(Items from a data source)
============
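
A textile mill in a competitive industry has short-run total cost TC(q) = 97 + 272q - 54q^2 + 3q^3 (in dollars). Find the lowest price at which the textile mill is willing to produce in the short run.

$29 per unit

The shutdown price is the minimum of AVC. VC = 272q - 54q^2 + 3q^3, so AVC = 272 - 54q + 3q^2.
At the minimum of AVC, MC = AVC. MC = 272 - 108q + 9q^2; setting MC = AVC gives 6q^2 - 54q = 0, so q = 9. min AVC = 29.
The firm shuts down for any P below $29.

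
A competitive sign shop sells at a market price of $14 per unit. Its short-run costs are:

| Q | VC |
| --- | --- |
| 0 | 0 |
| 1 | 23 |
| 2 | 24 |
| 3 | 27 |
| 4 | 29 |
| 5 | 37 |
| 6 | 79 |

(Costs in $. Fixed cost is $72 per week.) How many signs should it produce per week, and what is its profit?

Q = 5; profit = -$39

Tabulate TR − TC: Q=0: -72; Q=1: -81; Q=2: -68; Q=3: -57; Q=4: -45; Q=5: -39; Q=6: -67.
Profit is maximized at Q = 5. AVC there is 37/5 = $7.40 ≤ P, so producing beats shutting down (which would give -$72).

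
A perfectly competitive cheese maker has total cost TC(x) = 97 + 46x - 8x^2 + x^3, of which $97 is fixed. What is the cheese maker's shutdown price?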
============
The entries are to be retyped in full, with no alteration.

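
A textile mill in a competitive industry has short-run total cost TC(q) = 97 + 272q - 54q^2 + 3q^3 (in dollars). Find the lowest price at which the textile mill is willing to produce in the short run.

$29 per unit

The shutdown price is the minimum of AVC. VC = 272q - 54q^2 + 3q^3, so AVC = 272 - 54q + 3q^2.
At the minimum of AVC, MC = AVC. MC = 272 - 108q + 9q^2; setting MC = AVC gives 6q^2 - 54q = 0, so q = 9. min AVC = 29.
The firm shuts down for any P below $29.

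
A competitive sign shop sells at a market price of $14 per unit. Its short-run costs are:

| Q | VC |
| --- | --- |
| 0 | 0 |
| 1 | 23 |
| 2 | 24 |
| 3 | 27 |
| 4 | 29 |
| 5 | 37 |
| 6 | 79 |

(Costs in $. Fixed cost is $72 per week.) How many signs should it produce per week, and what is its profit?

Q = 5; profit = -$39

Tabulate TR − TC: Q=0: -72; Q=1: -81; Q=2: -68; Q=3: -57; Q=4: -45; Q=5: -39; Q=6: -67.
Profit is maximized at Q = 5. AVC there is 37/5 = $7.40 ≤ P, so producing beats shutting down (which would give -$72).

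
A perfectly competitive cheese maker has total cost TC(x) = 97 + 46x - 8x^2 + x^3, of which $97 is fixed. What is the cheese maker's shutdown price?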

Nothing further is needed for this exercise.